> [Saved entries]
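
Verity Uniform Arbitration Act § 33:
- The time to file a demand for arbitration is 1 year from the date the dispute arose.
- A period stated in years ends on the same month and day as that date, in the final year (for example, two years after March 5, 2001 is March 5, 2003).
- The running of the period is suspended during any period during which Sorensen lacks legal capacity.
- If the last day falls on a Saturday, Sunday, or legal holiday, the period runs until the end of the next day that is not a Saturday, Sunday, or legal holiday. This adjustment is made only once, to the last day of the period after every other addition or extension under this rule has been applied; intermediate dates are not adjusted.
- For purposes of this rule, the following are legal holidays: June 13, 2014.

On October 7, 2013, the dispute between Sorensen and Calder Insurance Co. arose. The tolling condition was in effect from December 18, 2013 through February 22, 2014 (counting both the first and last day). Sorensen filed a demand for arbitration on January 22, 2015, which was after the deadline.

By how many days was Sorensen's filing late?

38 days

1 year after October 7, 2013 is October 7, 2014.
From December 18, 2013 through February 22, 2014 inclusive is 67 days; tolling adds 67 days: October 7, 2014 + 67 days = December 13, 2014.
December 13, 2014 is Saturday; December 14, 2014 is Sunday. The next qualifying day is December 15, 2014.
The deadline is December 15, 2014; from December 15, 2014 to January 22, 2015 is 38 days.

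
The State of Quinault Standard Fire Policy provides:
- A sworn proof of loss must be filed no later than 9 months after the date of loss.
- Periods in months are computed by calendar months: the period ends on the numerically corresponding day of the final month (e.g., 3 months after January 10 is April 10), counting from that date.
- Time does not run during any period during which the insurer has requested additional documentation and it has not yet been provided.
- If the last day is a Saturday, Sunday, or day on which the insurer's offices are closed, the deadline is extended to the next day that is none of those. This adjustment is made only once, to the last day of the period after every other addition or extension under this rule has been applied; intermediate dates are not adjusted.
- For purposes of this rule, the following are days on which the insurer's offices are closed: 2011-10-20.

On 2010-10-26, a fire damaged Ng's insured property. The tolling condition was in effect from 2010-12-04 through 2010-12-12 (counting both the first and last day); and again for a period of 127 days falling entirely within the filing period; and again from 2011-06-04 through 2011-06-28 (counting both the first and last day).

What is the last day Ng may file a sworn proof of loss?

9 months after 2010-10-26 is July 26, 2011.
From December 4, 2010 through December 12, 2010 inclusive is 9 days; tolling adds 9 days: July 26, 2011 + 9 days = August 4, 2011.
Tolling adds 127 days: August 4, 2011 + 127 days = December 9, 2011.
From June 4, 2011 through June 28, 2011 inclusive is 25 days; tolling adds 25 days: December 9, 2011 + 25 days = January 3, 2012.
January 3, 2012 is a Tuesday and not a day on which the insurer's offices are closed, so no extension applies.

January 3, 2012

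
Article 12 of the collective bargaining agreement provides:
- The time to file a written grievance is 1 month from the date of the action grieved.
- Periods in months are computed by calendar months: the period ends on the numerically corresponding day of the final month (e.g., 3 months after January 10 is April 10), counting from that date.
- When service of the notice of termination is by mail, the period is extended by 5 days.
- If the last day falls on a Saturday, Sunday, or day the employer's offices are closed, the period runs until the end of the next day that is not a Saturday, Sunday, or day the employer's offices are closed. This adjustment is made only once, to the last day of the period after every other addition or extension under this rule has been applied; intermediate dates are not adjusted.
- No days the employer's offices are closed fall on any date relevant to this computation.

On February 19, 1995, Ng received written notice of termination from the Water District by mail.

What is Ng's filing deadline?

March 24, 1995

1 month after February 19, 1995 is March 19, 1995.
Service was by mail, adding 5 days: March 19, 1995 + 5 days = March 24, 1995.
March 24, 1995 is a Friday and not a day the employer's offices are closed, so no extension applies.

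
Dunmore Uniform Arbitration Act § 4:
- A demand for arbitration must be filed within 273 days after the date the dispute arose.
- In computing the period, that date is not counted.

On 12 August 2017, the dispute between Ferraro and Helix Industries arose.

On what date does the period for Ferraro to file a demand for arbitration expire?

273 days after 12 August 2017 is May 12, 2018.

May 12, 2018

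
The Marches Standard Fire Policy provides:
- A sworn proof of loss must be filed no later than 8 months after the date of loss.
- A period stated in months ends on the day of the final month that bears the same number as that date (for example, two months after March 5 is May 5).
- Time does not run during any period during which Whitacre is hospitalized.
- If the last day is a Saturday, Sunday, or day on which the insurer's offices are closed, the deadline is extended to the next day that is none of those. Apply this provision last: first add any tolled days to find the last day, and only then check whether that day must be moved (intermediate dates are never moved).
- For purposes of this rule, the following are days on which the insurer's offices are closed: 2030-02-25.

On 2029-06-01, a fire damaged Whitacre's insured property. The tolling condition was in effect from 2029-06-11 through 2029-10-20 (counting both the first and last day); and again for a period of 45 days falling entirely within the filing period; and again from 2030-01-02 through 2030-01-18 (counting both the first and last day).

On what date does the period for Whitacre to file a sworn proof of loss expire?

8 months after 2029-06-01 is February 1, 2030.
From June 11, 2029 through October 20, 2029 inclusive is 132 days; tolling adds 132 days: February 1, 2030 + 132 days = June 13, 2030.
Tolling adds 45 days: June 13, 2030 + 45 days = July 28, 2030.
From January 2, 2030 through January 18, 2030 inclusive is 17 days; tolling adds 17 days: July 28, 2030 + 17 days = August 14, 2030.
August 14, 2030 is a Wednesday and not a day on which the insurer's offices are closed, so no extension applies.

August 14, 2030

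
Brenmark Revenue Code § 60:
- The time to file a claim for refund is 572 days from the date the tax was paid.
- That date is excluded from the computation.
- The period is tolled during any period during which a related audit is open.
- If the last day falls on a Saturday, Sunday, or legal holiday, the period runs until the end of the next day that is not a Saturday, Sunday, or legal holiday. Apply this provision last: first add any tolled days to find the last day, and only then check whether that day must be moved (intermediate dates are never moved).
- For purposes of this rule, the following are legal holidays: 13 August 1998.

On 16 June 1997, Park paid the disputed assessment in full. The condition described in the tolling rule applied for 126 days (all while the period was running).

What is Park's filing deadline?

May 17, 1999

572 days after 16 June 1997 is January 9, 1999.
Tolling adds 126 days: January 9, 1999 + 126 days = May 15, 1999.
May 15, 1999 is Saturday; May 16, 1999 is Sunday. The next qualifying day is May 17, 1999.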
---
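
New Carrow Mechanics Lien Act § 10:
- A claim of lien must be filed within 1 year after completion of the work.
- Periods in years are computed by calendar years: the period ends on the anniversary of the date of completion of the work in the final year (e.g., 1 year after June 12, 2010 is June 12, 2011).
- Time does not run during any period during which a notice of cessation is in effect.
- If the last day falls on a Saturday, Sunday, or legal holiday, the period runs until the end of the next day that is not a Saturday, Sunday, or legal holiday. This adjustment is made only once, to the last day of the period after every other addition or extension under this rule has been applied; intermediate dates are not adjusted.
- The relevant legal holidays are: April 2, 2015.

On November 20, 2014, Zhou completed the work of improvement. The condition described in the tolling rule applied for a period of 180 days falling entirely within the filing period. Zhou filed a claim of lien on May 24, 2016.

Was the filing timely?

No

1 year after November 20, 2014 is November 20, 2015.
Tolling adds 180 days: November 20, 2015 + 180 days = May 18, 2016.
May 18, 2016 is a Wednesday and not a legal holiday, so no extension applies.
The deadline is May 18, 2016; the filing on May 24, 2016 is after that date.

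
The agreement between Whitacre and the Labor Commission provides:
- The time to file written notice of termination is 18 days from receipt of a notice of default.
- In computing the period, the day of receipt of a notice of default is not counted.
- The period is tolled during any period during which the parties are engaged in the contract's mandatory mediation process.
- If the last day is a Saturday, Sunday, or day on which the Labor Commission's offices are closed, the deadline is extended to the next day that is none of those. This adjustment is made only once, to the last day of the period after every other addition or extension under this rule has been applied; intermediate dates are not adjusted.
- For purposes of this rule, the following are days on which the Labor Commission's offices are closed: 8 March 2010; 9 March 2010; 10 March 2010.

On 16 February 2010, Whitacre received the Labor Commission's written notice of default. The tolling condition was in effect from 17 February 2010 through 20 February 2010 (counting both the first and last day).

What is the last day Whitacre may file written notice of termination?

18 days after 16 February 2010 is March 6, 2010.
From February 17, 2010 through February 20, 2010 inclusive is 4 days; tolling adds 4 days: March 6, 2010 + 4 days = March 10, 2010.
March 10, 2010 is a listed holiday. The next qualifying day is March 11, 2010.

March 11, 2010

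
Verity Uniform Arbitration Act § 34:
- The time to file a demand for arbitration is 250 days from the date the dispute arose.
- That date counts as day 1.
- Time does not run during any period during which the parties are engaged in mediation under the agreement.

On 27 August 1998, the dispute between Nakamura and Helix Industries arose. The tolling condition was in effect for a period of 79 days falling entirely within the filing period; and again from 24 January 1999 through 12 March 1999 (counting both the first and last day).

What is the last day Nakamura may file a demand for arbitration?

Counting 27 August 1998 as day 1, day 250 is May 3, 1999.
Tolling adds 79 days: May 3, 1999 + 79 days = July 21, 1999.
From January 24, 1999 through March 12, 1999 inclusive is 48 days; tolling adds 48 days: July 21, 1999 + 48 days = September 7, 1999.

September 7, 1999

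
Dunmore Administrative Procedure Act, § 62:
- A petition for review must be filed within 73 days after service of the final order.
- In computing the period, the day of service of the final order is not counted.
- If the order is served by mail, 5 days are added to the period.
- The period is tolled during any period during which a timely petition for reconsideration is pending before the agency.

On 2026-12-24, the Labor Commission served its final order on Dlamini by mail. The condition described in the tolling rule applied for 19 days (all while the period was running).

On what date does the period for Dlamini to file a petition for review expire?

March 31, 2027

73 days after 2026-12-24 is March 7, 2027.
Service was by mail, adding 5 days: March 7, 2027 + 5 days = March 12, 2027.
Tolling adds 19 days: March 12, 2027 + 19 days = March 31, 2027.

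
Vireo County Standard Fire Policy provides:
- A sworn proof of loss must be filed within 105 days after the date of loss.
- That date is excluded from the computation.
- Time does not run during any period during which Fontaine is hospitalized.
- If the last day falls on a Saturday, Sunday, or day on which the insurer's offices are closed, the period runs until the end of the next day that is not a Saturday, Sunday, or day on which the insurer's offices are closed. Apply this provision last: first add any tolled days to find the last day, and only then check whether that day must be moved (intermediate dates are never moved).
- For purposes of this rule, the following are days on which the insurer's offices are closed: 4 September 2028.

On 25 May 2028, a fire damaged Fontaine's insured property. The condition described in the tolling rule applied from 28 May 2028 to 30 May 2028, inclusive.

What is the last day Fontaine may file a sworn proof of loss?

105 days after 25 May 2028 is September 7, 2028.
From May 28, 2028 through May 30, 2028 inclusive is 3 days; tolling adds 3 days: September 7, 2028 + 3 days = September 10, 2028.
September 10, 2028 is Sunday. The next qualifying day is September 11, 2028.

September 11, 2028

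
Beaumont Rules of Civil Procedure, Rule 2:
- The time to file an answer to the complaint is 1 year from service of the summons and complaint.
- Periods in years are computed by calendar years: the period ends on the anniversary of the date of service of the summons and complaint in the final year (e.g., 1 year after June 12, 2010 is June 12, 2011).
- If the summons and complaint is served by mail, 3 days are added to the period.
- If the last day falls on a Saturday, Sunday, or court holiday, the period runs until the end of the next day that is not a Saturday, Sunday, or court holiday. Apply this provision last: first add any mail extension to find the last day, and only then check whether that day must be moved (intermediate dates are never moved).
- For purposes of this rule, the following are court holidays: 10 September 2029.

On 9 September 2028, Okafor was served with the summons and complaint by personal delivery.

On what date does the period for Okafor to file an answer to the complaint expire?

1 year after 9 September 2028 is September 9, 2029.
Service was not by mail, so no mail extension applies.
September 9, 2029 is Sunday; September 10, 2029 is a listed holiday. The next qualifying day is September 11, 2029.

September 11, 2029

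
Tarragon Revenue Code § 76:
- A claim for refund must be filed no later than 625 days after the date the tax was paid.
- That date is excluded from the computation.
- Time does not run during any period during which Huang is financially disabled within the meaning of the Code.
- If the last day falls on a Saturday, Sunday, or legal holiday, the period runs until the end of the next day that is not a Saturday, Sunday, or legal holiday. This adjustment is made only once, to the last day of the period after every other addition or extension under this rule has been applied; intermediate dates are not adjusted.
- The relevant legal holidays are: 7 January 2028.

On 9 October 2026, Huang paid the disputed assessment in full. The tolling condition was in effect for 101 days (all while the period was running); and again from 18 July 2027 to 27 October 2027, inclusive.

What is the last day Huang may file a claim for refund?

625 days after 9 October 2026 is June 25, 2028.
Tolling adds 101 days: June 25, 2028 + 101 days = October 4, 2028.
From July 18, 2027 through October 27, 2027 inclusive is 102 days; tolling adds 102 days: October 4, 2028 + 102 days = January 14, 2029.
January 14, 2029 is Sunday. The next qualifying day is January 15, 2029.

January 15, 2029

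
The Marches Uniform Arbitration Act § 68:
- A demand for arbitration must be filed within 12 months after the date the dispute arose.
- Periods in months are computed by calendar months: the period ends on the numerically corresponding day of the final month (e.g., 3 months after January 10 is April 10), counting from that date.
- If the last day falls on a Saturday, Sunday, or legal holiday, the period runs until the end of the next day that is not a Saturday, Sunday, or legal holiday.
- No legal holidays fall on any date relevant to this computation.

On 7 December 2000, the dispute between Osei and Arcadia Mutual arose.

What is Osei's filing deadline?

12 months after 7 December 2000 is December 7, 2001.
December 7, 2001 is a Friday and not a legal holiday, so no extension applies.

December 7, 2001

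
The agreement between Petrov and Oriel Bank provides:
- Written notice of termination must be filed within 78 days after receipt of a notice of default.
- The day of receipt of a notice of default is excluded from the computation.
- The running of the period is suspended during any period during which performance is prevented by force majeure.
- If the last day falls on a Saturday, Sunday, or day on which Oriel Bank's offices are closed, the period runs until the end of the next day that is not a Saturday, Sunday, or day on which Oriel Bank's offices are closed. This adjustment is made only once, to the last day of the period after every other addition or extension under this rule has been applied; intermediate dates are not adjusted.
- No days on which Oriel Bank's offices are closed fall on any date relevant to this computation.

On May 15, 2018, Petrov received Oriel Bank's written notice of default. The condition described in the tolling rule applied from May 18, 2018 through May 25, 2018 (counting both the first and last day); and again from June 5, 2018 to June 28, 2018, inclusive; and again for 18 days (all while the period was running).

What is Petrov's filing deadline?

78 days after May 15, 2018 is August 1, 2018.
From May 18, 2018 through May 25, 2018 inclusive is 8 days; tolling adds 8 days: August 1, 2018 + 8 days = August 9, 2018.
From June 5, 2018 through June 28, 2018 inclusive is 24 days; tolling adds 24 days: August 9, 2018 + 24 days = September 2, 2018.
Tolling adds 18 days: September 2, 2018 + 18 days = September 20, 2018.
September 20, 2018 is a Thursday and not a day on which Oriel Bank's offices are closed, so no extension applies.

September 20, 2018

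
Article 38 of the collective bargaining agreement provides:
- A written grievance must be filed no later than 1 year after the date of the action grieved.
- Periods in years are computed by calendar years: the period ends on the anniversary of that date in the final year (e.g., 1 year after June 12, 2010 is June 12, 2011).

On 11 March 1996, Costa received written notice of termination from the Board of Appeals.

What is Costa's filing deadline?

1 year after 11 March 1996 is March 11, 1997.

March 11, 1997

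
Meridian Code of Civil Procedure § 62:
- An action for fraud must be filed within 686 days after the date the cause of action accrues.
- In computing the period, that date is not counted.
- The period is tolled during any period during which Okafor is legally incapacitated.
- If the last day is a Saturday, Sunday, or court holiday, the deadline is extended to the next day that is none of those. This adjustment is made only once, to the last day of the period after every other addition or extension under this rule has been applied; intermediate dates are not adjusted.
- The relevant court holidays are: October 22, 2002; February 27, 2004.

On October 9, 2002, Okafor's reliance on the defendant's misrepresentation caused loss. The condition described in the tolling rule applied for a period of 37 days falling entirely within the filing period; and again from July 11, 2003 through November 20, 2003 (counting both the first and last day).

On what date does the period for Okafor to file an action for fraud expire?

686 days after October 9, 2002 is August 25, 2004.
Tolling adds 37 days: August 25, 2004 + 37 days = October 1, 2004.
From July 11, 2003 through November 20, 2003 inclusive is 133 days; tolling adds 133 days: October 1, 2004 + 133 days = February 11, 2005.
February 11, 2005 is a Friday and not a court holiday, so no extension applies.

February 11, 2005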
...
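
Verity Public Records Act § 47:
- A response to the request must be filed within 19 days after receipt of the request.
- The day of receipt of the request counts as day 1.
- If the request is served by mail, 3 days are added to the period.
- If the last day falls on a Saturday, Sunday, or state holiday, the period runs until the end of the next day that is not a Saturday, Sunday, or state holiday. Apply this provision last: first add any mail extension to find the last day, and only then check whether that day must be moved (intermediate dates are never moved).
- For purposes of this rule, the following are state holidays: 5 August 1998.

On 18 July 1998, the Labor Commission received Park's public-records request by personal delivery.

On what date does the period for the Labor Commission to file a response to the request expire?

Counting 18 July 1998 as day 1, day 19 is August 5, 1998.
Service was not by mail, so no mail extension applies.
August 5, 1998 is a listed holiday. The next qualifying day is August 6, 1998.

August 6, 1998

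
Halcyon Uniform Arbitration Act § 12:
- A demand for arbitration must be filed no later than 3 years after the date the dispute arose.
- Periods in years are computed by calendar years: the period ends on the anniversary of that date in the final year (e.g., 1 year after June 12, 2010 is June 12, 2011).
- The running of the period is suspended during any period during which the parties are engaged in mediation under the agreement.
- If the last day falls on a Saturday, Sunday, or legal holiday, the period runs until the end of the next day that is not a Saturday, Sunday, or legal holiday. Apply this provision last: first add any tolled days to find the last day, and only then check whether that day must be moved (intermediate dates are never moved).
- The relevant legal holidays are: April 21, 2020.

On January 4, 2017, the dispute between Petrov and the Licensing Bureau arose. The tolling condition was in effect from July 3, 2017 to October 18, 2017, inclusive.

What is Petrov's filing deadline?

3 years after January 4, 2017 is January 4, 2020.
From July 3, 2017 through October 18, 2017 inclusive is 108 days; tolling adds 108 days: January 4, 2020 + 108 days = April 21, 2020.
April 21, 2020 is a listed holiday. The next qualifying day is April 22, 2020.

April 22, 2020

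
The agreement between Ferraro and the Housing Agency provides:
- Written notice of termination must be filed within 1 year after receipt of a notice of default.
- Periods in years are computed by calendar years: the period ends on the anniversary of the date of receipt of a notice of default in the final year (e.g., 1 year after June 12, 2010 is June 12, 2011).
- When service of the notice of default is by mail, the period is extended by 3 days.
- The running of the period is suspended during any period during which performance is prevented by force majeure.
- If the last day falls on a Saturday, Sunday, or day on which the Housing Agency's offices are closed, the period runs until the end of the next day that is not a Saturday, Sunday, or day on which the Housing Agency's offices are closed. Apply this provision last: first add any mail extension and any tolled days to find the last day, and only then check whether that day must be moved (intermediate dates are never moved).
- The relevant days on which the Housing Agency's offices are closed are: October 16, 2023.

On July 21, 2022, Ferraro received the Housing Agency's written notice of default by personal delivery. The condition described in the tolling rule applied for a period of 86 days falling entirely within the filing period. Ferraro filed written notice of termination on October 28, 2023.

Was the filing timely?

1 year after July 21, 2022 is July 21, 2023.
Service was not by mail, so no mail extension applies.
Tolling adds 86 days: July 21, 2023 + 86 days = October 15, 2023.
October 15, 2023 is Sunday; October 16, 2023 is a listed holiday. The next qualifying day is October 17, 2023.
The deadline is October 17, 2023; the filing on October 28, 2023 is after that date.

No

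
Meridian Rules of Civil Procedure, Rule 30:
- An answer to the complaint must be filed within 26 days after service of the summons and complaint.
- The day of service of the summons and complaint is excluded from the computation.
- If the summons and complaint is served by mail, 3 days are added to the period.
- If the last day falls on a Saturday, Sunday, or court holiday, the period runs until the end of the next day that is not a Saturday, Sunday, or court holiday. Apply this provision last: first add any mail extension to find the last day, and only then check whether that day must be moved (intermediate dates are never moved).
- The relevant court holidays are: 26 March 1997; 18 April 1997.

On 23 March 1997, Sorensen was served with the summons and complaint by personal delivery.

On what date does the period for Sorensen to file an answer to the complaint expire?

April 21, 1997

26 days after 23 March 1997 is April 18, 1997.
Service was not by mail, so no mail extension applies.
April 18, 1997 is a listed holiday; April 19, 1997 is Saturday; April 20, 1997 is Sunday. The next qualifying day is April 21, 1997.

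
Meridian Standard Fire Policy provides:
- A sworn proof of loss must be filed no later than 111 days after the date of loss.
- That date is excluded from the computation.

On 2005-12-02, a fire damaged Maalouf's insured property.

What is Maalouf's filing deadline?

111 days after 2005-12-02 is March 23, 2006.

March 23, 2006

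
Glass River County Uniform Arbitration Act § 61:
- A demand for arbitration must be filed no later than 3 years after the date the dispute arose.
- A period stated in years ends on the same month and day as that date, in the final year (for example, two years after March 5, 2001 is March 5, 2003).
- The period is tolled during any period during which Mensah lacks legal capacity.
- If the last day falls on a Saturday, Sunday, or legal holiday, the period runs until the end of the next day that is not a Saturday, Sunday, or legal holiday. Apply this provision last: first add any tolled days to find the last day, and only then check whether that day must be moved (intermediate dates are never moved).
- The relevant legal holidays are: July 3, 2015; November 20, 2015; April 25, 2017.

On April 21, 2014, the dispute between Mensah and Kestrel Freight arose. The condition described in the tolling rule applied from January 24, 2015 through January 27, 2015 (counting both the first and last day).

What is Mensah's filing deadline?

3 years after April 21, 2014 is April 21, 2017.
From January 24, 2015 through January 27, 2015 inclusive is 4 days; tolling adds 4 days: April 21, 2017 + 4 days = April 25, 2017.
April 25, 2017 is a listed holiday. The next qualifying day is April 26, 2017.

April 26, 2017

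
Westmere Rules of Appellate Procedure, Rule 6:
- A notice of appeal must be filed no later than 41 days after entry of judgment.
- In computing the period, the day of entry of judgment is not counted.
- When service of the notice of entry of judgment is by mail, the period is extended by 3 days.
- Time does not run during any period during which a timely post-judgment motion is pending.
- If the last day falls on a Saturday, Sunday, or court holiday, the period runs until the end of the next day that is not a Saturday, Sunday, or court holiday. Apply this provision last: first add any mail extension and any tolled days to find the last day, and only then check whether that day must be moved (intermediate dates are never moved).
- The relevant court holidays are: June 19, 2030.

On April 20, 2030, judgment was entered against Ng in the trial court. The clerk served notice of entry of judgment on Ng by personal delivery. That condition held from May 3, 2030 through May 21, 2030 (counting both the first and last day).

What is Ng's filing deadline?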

> [Try it]
Only the lines that hold the word "added" are wanted; each should be pulled from the records.

> [Exercise answer]
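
- If the order is served by mail, 5 days are added to the period.
- If the summons and complaint is served by mail, 3 days are added to the period.
- If the request is served by mail, 3 days are added to the period.
- If the summons and complaint is served by mail, 3 days are added to the period.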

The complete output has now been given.